● **Given entries**
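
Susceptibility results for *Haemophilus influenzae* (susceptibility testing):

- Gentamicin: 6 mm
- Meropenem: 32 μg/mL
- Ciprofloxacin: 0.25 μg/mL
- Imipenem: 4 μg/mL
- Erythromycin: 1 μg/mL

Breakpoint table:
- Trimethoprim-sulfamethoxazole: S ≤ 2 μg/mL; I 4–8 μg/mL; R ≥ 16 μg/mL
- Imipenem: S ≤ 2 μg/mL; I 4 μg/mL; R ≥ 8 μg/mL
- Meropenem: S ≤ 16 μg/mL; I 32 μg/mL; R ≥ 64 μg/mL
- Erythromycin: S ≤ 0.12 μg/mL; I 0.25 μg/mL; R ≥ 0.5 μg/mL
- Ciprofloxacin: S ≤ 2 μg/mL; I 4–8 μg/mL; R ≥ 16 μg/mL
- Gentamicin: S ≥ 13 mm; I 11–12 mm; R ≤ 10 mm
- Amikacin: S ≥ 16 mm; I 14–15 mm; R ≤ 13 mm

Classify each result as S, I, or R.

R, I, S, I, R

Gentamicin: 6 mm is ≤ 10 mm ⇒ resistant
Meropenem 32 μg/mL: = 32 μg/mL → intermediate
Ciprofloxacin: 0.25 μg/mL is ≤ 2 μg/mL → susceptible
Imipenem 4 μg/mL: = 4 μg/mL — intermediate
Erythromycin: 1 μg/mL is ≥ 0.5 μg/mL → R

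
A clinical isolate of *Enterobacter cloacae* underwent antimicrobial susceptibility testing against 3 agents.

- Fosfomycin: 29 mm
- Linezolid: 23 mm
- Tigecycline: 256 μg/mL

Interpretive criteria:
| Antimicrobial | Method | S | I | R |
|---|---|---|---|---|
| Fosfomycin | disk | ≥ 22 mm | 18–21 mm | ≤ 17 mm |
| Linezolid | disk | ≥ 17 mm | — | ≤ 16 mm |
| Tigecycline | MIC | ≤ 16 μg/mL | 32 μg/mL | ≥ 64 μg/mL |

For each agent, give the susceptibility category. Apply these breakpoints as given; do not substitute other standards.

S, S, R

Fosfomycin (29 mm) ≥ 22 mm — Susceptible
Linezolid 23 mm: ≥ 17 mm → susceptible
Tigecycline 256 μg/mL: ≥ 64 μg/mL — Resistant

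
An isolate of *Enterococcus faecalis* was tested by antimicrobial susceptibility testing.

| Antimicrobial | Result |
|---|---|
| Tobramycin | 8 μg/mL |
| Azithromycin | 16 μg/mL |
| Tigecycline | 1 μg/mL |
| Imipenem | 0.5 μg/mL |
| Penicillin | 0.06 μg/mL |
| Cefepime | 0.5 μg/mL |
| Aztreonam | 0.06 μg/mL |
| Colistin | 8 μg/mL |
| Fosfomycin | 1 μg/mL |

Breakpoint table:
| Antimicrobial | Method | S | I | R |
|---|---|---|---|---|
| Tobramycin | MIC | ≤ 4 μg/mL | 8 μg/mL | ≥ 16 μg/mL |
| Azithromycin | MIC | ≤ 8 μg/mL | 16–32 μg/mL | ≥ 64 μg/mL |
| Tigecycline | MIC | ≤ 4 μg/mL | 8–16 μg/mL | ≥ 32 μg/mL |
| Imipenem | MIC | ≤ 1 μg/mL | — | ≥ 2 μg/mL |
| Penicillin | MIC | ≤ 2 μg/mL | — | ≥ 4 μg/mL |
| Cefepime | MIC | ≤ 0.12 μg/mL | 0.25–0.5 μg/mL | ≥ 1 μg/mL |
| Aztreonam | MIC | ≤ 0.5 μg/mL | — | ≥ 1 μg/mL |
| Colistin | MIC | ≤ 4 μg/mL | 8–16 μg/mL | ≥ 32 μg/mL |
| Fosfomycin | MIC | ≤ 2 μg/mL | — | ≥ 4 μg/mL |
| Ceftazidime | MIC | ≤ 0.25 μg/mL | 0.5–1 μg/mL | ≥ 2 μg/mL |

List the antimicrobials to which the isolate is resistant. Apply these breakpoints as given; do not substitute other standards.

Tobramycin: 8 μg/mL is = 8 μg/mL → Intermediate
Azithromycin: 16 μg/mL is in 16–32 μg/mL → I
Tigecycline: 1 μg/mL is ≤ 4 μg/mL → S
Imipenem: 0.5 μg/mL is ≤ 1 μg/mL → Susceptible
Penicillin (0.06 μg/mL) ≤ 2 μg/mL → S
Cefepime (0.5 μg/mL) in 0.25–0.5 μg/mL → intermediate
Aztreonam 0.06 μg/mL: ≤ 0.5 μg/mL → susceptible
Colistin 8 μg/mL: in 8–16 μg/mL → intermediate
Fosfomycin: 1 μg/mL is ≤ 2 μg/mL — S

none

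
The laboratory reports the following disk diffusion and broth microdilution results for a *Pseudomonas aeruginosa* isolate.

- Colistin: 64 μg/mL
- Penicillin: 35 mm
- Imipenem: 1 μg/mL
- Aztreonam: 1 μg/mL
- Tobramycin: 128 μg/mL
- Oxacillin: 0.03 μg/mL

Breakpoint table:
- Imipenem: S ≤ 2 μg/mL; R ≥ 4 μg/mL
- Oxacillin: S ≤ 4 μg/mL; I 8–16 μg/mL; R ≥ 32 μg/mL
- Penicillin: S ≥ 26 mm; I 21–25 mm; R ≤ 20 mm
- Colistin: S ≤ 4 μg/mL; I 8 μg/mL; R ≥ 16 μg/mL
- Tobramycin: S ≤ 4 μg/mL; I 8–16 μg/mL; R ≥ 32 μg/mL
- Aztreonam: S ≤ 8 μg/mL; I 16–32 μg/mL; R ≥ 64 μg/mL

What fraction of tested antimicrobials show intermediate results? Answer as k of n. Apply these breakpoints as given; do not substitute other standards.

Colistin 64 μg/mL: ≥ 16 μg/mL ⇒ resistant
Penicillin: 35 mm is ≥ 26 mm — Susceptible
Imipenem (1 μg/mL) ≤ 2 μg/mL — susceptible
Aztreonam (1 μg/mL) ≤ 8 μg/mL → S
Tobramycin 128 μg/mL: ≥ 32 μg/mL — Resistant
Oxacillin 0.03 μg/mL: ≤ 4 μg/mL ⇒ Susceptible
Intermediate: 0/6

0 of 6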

● **Work item**
Beginning at the line that holds "- Imipenem: 1 μg/mL", reproduce the lines exactly up to and including the final line of the entries.

● **Your solution**
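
- Imipenem: 1 μg/mL
- Aztreonam: 1 μg/mL
- Tobramycin: 128 μg/mL
- Oxacillin: 0.03 μg/mL

Breakpoint table:
- Imipenem: S ≤ 2 μg/mL; R ≥ 4 μg/mL
- Oxacillin: S ≤ 4 μg/mL; I 8–16 μg/mL; R ≥ 32 μg/mL
- Penicillin: S ≥ 26 mm; I 21–25 mm; R ≤ 20 mm
- Colistin: S ≤ 4 μg/mL; I 8 μg/mL; R ≥ 16 μg/mL
- Tobramycin: S ≤ 4 μg/mL; I 8–16 μg/mL; R ≥ 32 μg/mL
- Aztreonam: S ≤ 8 μg/mL; I 16–32 μg/mL; R ≥ 64 μg/mL

What fraction of tested antimicrobials show intermediate results? Answer as k of n. Apply these breakpoints as given; do not substitute other standards.

Colistin 64 μg/mL: ≥ 16 μg/mL ⇒ resistant
Penicillin: 35 mm is ≥ 26 mm — Susceptible
Imipenem (1 μg/mL) ≤ 2 μg/mL — susceptible
Aztreonam (1 μg/mL) ≤ 8 μg/mL → S
Tobramycin 128 μg/mL: ≥ 32 μg/mL — Resistant
Oxacillin 0.03 μg/mL: ≤ 4 μg/mL ⇒ Susceptible
Intermediate: 0/6

0 of 6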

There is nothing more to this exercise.